(Items listed in a dataset)
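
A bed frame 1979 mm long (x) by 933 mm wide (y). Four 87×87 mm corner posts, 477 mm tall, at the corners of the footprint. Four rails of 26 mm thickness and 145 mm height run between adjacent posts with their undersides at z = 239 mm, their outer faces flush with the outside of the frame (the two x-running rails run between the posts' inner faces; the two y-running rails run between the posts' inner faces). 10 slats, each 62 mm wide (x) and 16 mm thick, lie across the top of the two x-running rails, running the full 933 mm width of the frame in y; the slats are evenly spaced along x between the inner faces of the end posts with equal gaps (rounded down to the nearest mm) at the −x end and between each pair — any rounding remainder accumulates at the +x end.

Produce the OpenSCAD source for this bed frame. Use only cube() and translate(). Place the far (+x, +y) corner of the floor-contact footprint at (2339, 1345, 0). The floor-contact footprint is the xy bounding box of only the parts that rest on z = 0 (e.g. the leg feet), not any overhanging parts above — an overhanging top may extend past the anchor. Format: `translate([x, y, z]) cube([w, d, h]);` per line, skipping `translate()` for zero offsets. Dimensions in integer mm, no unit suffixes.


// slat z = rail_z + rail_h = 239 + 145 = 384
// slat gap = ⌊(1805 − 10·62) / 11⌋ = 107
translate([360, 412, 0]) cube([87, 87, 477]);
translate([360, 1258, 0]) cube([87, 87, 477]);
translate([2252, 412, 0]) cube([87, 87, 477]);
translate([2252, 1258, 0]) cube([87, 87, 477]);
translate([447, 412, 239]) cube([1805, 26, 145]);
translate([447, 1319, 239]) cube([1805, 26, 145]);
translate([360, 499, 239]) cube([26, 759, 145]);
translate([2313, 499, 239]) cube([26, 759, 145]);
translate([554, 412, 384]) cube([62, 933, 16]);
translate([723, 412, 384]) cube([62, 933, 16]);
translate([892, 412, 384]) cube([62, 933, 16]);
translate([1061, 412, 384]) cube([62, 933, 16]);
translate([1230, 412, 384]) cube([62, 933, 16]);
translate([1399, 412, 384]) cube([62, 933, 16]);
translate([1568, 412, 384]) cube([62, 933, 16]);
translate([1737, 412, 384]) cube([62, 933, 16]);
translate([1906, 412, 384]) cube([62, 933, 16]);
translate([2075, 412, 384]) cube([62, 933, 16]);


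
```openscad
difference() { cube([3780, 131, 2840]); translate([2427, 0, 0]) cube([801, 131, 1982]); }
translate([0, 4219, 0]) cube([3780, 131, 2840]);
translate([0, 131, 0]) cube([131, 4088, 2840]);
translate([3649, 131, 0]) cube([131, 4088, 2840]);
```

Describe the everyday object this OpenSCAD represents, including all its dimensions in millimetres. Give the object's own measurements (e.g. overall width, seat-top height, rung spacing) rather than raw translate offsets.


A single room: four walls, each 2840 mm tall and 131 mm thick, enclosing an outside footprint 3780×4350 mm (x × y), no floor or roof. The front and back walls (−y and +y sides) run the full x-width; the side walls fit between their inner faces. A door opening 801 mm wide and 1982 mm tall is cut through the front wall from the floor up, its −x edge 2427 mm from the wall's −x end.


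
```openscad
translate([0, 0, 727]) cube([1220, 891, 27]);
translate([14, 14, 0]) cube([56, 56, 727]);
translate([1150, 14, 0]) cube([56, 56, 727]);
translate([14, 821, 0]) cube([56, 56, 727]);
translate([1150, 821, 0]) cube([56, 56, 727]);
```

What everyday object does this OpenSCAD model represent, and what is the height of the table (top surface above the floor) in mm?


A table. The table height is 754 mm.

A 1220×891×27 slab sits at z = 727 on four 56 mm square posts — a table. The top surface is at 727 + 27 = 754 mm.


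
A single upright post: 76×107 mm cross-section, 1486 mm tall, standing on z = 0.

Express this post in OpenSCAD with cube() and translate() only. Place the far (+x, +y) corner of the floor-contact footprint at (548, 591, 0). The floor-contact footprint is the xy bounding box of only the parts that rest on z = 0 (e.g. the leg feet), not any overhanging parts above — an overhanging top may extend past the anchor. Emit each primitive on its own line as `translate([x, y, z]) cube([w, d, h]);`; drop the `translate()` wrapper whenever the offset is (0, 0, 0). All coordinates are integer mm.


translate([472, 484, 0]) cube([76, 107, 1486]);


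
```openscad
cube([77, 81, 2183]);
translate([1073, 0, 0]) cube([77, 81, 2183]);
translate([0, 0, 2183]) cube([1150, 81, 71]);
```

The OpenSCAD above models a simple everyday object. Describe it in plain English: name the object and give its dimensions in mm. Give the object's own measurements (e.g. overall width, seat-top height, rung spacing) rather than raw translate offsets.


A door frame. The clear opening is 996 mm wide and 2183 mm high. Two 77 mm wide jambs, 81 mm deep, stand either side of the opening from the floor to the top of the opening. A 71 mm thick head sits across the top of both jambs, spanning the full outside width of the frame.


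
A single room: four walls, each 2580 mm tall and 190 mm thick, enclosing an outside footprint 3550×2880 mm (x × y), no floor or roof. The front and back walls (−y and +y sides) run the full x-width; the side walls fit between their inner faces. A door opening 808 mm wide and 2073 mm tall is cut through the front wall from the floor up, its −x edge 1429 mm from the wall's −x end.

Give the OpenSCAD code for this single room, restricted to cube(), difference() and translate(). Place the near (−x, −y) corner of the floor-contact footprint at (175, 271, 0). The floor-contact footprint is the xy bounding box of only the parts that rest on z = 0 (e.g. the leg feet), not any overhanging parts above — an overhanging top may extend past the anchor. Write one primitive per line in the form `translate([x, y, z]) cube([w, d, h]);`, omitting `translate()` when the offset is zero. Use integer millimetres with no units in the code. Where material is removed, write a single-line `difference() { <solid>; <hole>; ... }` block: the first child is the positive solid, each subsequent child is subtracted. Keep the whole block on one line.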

### [WHAT YOU HAVE TO DO]
All entries should be restated word for word.

### [WRITTEN RESPONSE]
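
A bed frame 1979 mm long (x) by 933 mm wide (y). Four 87×87 mm corner posts, 477 mm tall, at the corners of the footprint. Four rails of 26 mm thickness and 145 mm height run between adjacent posts with their undersides at z = 239 mm, their outer faces flush with the outside of the frame (the two x-running rails run between the posts' inner faces; the two y-running rails run between the posts' inner faces). 10 slats, each 62 mm wide (x) and 16 mm thick, lie across the top of the two x-running rails, running the full 933 mm width of the frame in y; the slats are evenly spaced along x between the inner faces of the end posts with equal gaps (rounded down to the nearest mm) at the −x end and between each pair — any rounding remainder accumulates at the +x end.

Produce the OpenSCAD source for this bed frame. Use only cube() and translate(). Place the far (+x, +y) corner of the floor-contact footprint at (2339, 1345, 0). The floor-contact footprint is the xy bounding box of only the parts that rest on z = 0 (e.g. the leg feet), not any overhanging parts above — an overhanging top may extend past the anchor. Format: `translate([x, y, z]) cube([w, d, h]);` per line, skipping `translate()` for zero offsets. Dimensions in integer mm, no unit suffixes.


// slat z = rail_z + rail_h = 239 + 145 = 384
// slat gap = ⌊(1805 − 10·62) / 11⌋ = 107
translate([360, 412, 0]) cube([87, 87, 477]);
translate([360, 1258, 0]) cube([87, 87, 477]);
translate([2252, 412, 0]) cube([87, 87, 477]);
translate([2252, 1258, 0]) cube([87, 87, 477]);
translate([447, 412, 239]) cube([1805, 26, 145]);
translate([447, 1319, 239]) cube([1805, 26, 145]);
translate([360, 499, 239]) cube([26, 759, 145]);
translate([2313, 499, 239]) cube([26, 759, 145]);
translate([554, 412, 384]) cube([62, 933, 16]);
translate([723, 412, 384]) cube([62, 933, 16]);
translate([892, 412, 384]) cube([62, 933, 16]);
translate([1061, 412, 384]) cube([62, 933, 16]);
translate([1230, 412, 384]) cube([62, 933, 16]);
translate([1399, 412, 384]) cube([62, 933, 16]);
translate([1568, 412, 384]) cube([62, 933, 16]);
translate([1737, 412, 384]) cube([62, 933, 16]);
translate([1906, 412, 384]) cube([62, 933, 16]);
translate([2075, 412, 384]) cube([62, 933, 16]);


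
```openscad
difference() { cube([3780, 131, 2840]); translate([2427, 0, 0]) cube([801, 131, 1982]); }
translate([0, 4219, 0]) cube([3780, 131, 2840]);
translate([0, 131, 0]) cube([131, 4088, 2840]);
translate([3649, 131, 0]) cube([131, 4088, 2840]);
```

Describe the everyday object this OpenSCAD represents, including all its dimensions in millimetres. Give the object's own measurements (e.g. overall width, seat-top height, rung spacing) rather than raw translate offsets.


A single room: four walls, each 2840 mm tall and 131 mm thick, enclosing an outside footprint 3780×4350 mm (x × y), no floor or roof. The front and back walls (−y and +y sides) run the full x-width; the side walls fit between their inner faces. A door opening 801 mm wide and 1982 mm tall is cut through the front wall from the floor up, its −x edge 2427 mm from the wall's −x end.


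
```openscad
translate([0, 0, 727]) cube([1220, 891, 27]);
translate([14, 14, 0]) cube([56, 56, 727]);
translate([1150, 14, 0]) cube([56, 56, 727]);
translate([14, 821, 0]) cube([56, 56, 727]);
translate([1150, 821, 0]) cube([56, 56, 727]);
```

What everyday object does this OpenSCAD model represent, and what is the height of the table (top surface above the floor) in mm?


A table. The table height is 754 mm.

A 1220×891×27 slab sits at z = 727 on four 56 mm square posts — a table. The top surface is at 727 + 27 = 754 mm.


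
A single upright post: 76×107 mm cross-section, 1486 mm tall, standing on z = 0.

Express this post in OpenSCAD with cube() and translate() only. Place the far (+x, +y) corner of the floor-contact footprint at (548, 591, 0). The floor-contact footprint is the xy bounding box of only the parts that rest on z = 0 (e.g. the leg feet), not any overhanging parts above — an overhanging top may extend past the anchor. Emit each primitive on its own line as `translate([x, y, z]) cube([w, d, h]);`; drop the `translate()` wrapper whenever the offset is (0, 0, 0). All coordinates are integer mm.


translate([472, 484, 0]) cube([76, 107, 1486]);


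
```openscad
cube([77, 81, 2183]);
translate([1073, 0, 0]) cube([77, 81, 2183]);
translate([0, 0, 2183]) cube([1150, 81, 71]);
```

The OpenSCAD above models a simple everyday object. Describe it in plain English: name the object and give its dimensions in mm. Give the object's own measurements (e.g. overall width, seat-top height, rung spacing) rather than raw translate offsets.


A door frame. The clear opening is 996 mm wide and 2183 mm high. Two 77 mm wide jambs, 81 mm deep, stand either side of the opening from the floor to the top of the opening. A 71 mm thick head sits across the top of both jambs, spanning the full outside width of the frame.


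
A single room: four walls, each 2580 mm tall and 190 mm thick, enclosing an outside footprint 3550×2880 mm (x × y), no floor or roof. The front and back walls (−y and +y sides) run the full x-width; the side walls fit between their inner faces. A door opening 808 mm wide and 2073 mm tall is cut through the front wall from the floor up, its −x edge 1429 mm from the wall's −x end.

Give the OpenSCAD code for this single room, restricted to cube(), difference() and translate(). Place the near (−x, −y) corner of the floor-contact footprint at (175, 271, 0). The floor-contact footprint is the xy bounding box of only the parts that rest on z = 0 (e.g. the leg feet), not any overhanging parts above — an overhanging top may extend past the anchor. Write one primitive per line in the form `translate([x, y, z]) cube([w, d, h]);`, omitting `translate()` when the offset is zero. Use integer millimetres with no units in the code. Where material is removed, write a single-line `difference() { <solid>; <hole>; ... }` block: the first child is the positive solid, each subsequent child is subtracted. Keep the whole block on one line.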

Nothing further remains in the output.